(Beginning of INPUT RECORDS)

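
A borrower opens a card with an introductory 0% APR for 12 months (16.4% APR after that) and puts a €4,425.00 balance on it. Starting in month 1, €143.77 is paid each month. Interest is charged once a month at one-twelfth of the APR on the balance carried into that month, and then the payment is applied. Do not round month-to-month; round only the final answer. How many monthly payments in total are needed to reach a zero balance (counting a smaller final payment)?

Promo months 1–12 at r₀ = 0%/12 = 0; months 13+ at r₁ = 16.4%/12 = 0.0136667.
After month 12 (no interest yet): B = €4,425.00 − 12·€143.77 = €2,699.76.
Then at r₁ with €143.77/mo: n₂ = −ln(1 − r₁·B/P)/ln(1+r₁) ≈ 21.85 → 22 more payments.

34 payments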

(End of INPUT RECORDS)

EXERCISE PROMPT: Retype the whole listing exactly.

RESPONSE AREA:
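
A borrower opens a card with an introductory 0% APR for 12 months (16.4% APR after that) and puts a €4,425.00 balance on it. Starting in month 1, €143.77 is paid each month. Interest is charged once a month at one-twelfth of the APR on the balance carried into that month, and then the payment is applied. Do not round month-to-month; round only the final answer. How many monthly payments in total are needed to reach a zero balance (counting a smaller final payment)?

Promo months 1–12 at r₀ = 0%/12 = 0; months 13+ at r₁ = 16.4%/12 = 0.0136667.
After month 12 (no interest yet): B = €4,425.00 − 12·€143.77 = €2,699.76.
Then at r₁ with €143.77/mo: n₂ = −ln(1 − r₁·B/P)/ln(1+r₁) ≈ 21.85 → 22 more payments.

34 payments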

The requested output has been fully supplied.